* What is expected
Going from the top of the data below, give again each line through the one containing "page load | 3", both ends kept.

* Recorded data
^^^^

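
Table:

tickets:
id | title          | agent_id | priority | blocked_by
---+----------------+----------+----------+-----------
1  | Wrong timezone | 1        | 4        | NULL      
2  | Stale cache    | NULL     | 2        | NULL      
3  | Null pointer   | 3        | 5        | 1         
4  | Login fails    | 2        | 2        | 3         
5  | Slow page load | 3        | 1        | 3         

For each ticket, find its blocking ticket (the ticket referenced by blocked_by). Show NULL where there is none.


This is a self-join: tickets is joined to a second copy of itself, matching each row's blocked_by to another row's id. Use LEFT JOIN so rows with blocked_by=NULL are kept.
  - ticket 1 (Wrong timezone): blocked_by=NULL -> NULL
  - ticket 2 (Stale cache): blocked_by=NULL -> NULL
  - ticket 3 (Null pointer): blocked_by=1 -> Wrong timezone
  - ticket 4 (Login fails): blocked_by=3 -> Null pointer
  - ticket 5 (Slow page load): blocked_by=3 -> Null pointer

SQL:
SELECT a.title AS item, b.title AS blocked_by
FROM tickets a
LEFT JOIN tickets b ON a.blocked_by = b.id

Result:
item           | blocked_by    
---------------+---------------
Wrong timezone | NULL          
Stale cache    | NULL          
Null pointer   | Wrong timezone
Login fails    | Null pointer  
Slow page load | Null pointer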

^^^^

* Answer space
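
Table:

tickets:
id | title          | agent_id | priority | blocked_by
---+----------------+----------+----------+-----------
1  | Wrong timezone | 1        | 4        | NULL      
2  | Stale cache    | NULL     | 2        | NULL      
3  | Null pointer   | 3        | 5        | 1         
4  | Login fails    | 2        | 2        | 3         
5  | Slow page load | 3        | 1        | 3         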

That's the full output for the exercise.